:: Provided entries ::

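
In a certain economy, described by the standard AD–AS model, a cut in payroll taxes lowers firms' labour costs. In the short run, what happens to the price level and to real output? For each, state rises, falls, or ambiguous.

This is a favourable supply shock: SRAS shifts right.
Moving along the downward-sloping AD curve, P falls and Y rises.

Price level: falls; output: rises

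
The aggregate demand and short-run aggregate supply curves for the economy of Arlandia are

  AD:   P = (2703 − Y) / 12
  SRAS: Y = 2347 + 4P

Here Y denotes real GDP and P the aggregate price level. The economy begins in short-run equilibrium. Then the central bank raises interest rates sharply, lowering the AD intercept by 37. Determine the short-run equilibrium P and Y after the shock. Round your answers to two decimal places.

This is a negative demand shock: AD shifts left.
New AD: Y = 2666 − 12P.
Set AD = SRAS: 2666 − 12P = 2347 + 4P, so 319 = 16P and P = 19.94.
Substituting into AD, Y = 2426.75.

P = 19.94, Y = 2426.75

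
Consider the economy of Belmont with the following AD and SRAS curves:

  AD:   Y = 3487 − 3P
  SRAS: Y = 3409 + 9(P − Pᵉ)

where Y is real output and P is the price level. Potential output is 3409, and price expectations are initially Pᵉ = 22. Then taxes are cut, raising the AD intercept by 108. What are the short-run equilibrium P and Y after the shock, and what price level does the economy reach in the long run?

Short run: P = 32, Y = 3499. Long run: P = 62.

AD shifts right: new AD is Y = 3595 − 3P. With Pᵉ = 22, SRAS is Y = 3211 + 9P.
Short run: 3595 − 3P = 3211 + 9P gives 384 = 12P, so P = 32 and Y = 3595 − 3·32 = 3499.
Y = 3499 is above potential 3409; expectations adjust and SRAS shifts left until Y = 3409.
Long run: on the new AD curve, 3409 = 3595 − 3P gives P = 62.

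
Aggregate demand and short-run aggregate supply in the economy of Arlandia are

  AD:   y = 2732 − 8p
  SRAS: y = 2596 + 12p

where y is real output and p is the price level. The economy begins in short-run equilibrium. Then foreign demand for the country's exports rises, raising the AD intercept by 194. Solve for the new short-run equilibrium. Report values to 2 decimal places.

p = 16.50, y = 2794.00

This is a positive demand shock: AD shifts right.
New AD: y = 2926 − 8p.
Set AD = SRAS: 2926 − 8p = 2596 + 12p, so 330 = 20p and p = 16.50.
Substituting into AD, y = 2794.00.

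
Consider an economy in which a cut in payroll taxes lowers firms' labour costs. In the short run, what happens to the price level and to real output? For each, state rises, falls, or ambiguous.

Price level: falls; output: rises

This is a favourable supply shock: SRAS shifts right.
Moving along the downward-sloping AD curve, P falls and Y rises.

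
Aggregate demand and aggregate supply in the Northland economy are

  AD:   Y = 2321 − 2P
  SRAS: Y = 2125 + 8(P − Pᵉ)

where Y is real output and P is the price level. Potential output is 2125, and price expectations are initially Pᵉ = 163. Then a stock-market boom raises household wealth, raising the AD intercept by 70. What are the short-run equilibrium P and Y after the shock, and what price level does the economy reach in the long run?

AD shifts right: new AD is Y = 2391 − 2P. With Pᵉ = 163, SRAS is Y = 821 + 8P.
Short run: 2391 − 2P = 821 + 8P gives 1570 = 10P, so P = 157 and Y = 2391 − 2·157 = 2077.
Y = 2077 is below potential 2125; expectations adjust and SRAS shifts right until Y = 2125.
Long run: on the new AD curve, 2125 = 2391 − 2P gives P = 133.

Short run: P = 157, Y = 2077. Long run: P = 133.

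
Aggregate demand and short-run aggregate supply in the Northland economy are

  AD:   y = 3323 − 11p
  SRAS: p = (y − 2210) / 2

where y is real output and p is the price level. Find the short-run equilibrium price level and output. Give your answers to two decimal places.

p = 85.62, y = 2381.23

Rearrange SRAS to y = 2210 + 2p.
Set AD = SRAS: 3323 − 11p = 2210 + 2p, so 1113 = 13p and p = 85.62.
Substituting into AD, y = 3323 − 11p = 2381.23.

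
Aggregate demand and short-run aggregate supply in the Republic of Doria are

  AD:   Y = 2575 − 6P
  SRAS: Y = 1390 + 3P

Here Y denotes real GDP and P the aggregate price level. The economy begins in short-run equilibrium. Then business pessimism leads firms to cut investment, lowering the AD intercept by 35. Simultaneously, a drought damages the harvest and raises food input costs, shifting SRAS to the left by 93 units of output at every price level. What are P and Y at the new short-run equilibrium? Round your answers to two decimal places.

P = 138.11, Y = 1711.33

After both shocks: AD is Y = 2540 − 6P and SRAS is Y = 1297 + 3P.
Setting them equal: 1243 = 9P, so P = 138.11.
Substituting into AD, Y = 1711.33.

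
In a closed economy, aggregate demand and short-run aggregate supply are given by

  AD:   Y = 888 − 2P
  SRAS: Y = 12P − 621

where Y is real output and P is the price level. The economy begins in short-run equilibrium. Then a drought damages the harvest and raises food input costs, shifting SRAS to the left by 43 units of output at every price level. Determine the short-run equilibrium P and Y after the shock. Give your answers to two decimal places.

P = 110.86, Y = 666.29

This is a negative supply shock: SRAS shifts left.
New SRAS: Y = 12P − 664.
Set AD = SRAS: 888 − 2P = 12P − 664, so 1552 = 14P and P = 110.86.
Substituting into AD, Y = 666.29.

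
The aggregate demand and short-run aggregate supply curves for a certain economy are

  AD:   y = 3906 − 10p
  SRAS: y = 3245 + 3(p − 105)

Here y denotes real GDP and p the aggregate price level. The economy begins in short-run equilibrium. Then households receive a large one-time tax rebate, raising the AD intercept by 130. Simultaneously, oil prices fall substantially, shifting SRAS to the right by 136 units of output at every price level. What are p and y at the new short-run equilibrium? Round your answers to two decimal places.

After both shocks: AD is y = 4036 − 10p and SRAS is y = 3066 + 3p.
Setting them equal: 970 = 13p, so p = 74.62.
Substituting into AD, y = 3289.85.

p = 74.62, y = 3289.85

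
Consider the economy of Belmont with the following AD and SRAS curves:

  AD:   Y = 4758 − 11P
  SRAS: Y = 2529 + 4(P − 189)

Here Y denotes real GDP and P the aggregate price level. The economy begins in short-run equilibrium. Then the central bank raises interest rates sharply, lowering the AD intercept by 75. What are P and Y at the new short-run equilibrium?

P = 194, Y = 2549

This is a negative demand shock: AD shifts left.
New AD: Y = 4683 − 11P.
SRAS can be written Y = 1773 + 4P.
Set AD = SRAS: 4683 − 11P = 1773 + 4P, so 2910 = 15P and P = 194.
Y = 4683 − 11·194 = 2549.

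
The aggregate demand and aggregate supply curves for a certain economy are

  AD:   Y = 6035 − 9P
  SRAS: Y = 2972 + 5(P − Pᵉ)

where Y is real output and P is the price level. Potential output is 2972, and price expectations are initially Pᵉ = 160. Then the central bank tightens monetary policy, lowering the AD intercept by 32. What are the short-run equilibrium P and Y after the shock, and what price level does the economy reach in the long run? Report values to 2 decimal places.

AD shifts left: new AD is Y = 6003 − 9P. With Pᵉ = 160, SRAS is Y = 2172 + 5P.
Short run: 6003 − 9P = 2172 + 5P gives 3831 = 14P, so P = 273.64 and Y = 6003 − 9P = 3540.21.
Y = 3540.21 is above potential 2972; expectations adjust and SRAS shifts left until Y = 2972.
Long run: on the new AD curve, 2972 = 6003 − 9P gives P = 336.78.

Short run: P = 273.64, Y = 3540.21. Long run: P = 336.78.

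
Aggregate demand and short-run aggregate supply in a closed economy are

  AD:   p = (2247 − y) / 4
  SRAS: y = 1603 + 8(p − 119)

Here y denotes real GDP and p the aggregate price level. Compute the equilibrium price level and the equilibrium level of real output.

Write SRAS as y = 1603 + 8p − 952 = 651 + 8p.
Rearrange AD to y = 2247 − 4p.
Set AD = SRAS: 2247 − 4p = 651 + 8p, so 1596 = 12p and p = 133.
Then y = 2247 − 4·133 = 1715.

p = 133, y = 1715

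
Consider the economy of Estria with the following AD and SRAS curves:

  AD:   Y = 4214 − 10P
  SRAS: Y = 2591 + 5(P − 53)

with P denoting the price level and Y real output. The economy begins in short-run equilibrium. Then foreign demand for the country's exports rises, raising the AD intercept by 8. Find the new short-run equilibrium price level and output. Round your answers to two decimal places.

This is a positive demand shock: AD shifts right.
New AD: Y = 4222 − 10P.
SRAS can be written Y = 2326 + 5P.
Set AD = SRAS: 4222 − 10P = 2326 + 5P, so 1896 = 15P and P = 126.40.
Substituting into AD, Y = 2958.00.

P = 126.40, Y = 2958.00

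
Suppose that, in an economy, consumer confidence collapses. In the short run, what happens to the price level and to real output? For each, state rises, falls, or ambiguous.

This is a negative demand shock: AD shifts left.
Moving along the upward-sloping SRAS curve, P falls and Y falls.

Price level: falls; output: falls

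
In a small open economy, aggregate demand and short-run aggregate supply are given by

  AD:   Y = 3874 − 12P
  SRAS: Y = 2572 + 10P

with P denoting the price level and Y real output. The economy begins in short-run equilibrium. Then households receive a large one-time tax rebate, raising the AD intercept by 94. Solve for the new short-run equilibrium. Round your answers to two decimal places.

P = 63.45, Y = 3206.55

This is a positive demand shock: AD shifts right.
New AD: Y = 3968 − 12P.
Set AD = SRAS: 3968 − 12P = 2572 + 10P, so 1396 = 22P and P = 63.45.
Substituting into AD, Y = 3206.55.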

:::
:: Provided entries ::

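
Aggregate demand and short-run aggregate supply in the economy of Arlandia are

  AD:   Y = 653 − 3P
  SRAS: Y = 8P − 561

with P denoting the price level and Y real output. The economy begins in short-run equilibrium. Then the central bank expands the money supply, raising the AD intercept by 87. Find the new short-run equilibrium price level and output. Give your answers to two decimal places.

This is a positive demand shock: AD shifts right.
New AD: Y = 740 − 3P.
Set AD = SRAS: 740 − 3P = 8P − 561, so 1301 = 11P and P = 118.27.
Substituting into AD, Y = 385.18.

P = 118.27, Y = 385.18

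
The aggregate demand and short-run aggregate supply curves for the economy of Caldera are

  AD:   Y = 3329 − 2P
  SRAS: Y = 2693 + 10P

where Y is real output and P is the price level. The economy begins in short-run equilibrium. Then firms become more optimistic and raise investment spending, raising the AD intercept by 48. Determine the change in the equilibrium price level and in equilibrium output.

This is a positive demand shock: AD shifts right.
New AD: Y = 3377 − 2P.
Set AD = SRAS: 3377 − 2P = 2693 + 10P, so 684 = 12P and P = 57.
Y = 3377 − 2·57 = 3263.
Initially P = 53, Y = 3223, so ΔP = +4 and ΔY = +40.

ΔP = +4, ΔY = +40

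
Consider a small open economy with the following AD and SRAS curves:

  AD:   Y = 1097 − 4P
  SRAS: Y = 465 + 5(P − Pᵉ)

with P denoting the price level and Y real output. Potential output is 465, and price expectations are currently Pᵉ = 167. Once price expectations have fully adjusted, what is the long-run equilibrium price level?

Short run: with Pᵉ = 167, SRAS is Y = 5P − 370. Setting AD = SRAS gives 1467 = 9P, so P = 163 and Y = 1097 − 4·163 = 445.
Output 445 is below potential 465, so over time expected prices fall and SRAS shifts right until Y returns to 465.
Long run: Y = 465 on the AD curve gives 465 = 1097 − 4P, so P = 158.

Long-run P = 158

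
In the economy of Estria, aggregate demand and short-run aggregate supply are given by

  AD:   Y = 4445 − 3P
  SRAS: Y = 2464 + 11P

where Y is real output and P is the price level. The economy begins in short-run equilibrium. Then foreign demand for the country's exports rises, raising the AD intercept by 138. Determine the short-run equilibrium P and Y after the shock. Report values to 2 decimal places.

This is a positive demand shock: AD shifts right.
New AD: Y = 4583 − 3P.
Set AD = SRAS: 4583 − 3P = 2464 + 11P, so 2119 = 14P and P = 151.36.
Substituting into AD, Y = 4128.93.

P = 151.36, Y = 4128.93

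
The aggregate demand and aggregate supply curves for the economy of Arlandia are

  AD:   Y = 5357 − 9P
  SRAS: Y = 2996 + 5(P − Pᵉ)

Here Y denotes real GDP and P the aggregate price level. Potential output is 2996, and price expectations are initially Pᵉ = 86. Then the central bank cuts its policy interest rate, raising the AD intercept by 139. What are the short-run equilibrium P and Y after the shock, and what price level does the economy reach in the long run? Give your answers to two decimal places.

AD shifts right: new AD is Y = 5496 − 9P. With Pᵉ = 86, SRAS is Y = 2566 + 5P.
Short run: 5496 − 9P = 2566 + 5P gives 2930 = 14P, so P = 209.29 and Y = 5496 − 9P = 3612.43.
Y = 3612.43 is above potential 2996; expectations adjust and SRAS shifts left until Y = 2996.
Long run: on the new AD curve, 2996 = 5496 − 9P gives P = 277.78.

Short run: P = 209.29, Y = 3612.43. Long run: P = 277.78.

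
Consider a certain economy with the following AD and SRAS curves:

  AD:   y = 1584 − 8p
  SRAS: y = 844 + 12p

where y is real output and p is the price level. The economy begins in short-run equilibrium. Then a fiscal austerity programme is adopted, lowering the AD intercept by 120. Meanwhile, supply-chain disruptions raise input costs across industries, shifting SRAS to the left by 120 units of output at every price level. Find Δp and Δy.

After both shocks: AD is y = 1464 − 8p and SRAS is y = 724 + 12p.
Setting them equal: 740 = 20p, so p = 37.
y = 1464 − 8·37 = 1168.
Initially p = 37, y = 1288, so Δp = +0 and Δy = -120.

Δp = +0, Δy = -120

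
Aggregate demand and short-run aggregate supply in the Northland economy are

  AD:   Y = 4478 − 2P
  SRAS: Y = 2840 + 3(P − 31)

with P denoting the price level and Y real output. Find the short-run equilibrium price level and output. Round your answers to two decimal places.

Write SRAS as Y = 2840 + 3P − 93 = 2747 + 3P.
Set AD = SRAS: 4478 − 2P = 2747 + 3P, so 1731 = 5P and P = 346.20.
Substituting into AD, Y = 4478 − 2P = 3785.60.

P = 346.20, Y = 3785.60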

:::

◆ **Goal of the exercise**
From the material above, retype precisely the lines between the line holding "In a certain" and the line holding "SRAS: Y = 3409 + 9(P − Pᵉ)", inclusive, and nothing beyond them.

◆ **Response to the task**
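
In a certain economy, described by the standard AD–AS model, a cut in payroll taxes lowers firms' labour costs. In the short run, what happens to the price level and to real output? For each, state rises, falls, or ambiguous.

This is a favourable supply shock: SRAS shifts right.
Moving along the downward-sloping AD curve, P falls and Y rises.

Price level: falls; output: rises

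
The aggregate demand and short-run aggregate supply curves for the economy of Arlandia are

  AD:   P = (2703 − Y) / 12
  SRAS: Y = 2347 + 4P

Here Y denotes real GDP and P the aggregate price level. The economy begins in short-run equilibrium. Then the central bank raises interest rates sharply, lowering the AD intercept by 37. Determine the short-run equilibrium P and Y after the shock. Round your answers to two decimal places.

This is a negative demand shock: AD shifts left.
New AD: Y = 2666 − 12P.
Set AD = SRAS: 2666 − 12P = 2347 + 4P, so 319 = 16P and P = 19.94.
Substituting into AD, Y = 2426.75.

P = 19.94, Y = 2426.75

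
Consider the economy of Belmont with the following AD and SRAS curves:

  AD:   Y = 3487 − 3P
  SRAS: Y = 3409 + 9(P − Pᵉ)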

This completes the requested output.